▶ [Records for the exercise]:
☆ ☆ ☆

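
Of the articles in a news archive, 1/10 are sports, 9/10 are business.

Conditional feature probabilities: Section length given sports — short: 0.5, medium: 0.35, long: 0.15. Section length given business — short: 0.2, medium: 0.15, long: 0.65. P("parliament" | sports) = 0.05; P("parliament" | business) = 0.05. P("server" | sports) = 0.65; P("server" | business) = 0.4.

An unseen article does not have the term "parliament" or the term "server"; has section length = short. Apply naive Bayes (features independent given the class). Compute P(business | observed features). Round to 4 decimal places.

0.8606

sports: 0.1 × 0.5 × (1−0.05) × (1−0.65) = 0.016625
business: 0.9 × 0.2 × (1−0.05) × (1−0.4) = 0.1026
P(business | x) = 0.1026 / 0.119225 ≈ 0.8606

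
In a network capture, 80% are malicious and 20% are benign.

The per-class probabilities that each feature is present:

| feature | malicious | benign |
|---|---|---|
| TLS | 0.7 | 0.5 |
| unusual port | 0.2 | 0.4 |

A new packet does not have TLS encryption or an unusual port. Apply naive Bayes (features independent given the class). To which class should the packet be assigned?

malicious

malicious: 0.8 × (1−0.7) × (1−0.2) = 0.192
benign: 0.2 × (1−0.5) × (1−0.4) = 0.06
Highest score → malicious.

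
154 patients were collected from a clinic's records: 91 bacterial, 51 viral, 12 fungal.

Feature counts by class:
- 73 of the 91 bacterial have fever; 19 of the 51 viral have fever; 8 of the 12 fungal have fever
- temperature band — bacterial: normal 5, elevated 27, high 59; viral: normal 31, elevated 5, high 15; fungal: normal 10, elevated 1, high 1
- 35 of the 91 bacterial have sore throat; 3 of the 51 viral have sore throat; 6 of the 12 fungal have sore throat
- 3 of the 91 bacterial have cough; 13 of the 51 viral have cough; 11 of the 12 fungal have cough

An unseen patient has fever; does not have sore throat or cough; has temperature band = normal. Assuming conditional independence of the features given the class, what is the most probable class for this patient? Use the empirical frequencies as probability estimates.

viral

bacterial: (91/154) × (73/91) × (5/91) × (56/91) × (88/91) ≈ 0.0154995
viral: (51/154) × (19/51) × (31/51) × (48/51) × (38/51) ≈ 0.0525907
fungal: (12/154) × (8/12) × (10/12) × (6/12) × (1/12) ≈ 0.00180375
Highest score → viral.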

☆ ☆ ☆

▶ [What to produce]: Exact output of every entry is required.

▶ [Written reply]:
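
Of the articles in a news archive, 1/10 are sports, 9/10 are business.

Conditional feature probabilities: Section length given sports — short: 0.5, medium: 0.35, long: 0.15. Section length given business — short: 0.2, medium: 0.15, long: 0.65. P("parliament" | sports) = 0.05; P("parliament" | business) = 0.05. P("server" | sports) = 0.65; P("server" | business) = 0.4.

An unseen article does not have the term "parliament" or the term "server"; has section length = short. Apply naive Bayes (features independent given the class). Compute P(business | observed features). Round to 4 decimal places.

0.8606

sports: 0.1 × 0.5 × (1−0.05) × (1−0.65) = 0.016625
business: 0.9 × 0.2 × (1−0.05) × (1−0.4) = 0.1026
P(business | x) = 0.1026 / 0.119225 ≈ 0.8606

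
In a network capture, 80% are malicious and 20% are benign.

The per-class probabilities that each feature is present:

| feature | malicious | benign |
|---|---|---|
| TLS | 0.7 | 0.5 |
| unusual port | 0.2 | 0.4 |

A new packet does not have TLS encryption or an unusual port. Apply naive Bayes (features independent given the class). To which class should the packet be assigned?

malicious

malicious: 0.8 × (1−0.7) × (1−0.2) = 0.192
benign: 0.2 × (1−0.5) × (1−0.4) = 0.06
Highest score → malicious.

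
154 patients were collected from a clinic's records: 91 bacterial, 51 viral, 12 fungal.

Feature counts by class:
- 73 of the 91 bacterial have fever; 19 of the 51 viral have fever; 8 of the 12 fungal have fever
- temperature band — bacterial: normal 5, elevated 27, high 59; viral: normal 31, elevated 5, high 15; fungal: normal 10, elevated 1, high 1
- 35 of the 91 bacterial have sore throat; 3 of the 51 viral have sore throat; 6 of the 12 fungal have sore throat
- 3 of the 91 bacterial have cough; 13 of the 51 viral have cough; 11 of the 12 fungal have cough

An unseen patient has fever; does not have sore throat or cough; has temperature band = normal. Assuming conditional independence of the features given the class, what is the most probable class for this patient? Use the empirical frequencies as probability estimates.

viral

bacterial: (91/154) × (73/91) × (5/91) × (56/91) × (88/91) ≈ 0.0154995
viral: (51/154) × (19/51) × (31/51) × (48/51) × (38/51) ≈ 0.0525907
fungal: (12/154) × (8/12) × (10/12) × (6/12) × (1/12) ≈ 0.00180375
Highest score → viral.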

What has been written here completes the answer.